- Problem statement -
Exact copies of all the lines below are required.

- Source data -

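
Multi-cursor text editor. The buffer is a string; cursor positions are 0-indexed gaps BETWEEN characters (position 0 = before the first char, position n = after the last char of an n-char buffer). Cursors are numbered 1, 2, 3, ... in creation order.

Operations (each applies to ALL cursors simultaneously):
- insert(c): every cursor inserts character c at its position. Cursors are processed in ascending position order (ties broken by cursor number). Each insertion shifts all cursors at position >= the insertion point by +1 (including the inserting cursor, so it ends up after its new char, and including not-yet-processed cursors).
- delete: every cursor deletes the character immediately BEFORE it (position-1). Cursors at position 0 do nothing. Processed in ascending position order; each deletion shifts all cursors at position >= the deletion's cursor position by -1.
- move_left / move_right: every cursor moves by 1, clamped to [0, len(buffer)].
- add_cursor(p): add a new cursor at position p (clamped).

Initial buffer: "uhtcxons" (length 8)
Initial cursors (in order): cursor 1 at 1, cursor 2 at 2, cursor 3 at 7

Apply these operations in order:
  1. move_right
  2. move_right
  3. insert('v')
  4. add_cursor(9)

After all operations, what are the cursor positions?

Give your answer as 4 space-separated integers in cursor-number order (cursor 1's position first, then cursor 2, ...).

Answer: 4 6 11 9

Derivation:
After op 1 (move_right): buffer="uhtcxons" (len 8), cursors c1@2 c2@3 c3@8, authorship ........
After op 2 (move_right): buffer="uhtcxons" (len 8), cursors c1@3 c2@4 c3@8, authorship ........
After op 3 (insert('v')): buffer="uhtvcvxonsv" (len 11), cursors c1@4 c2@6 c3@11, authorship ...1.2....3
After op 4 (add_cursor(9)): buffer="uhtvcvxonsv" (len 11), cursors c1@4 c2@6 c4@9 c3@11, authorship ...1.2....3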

- Completed exercise -
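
Multi-cursor text editor. The buffer is a string; cursor positions are 0-indexed gaps BETWEEN characters (position 0 = before the first char, position n = after the last char of an n-char buffer). Cursors are numbered 1, 2, 3, ... in creation order.

Operations (each applies to ALL cursors simultaneously):
- insert(c): every cursor inserts character c at its position. Cursors are processed in ascending position order (ties broken by cursor number). Each insertion shifts all cursors at position >= the insertion point by +1 (including the inserting cursor, so it ends up after its new char, and including not-yet-processed cursors).
- delete: every cursor deletes the character immediately BEFORE it (position-1). Cursors at position 0 do nothing. Processed in ascending position order; each deletion shifts all cursors at position >= the deletion's cursor position by -1.
- move_left / move_right: every cursor moves by 1, clamped to [0, len(buffer)].
- add_cursor(p): add a new cursor at position p (clamped).

Initial buffer: "uhtcxons" (length 8)
Initial cursors (in order): cursor 1 at 1, cursor 2 at 2, cursor 3 at 7

Apply these operations in order:
  1. move_right
  2. move_right
  3. insert('v')
  4. add_cursor(9)

After all operations, what are the cursor positions?

Give your answer as 4 space-separated integers in cursor-number order (cursor 1's position first, then cursor 2, ...).

Answer: 4 6 11 9

Derivation:
After op 1 (move_right): buffer="uhtcxons" (len 8), cursors c1@2 c2@3 c3@8, authorship ........
After op 2 (move_right): buffer="uhtcxons" (len 8), cursors c1@3 c2@4 c3@8, authorship ........
After op 3 (insert('v')): buffer="uhtvcvxonsv" (len 11), cursors c1@4 c2@6 c3@11, authorship ...1.2....3
After op 4 (add_cursor(9)): buffer="uhtvcvxonsv" (len 11), cursors c1@4 c2@6 c4@9 c3@11, authorship ...1.2....3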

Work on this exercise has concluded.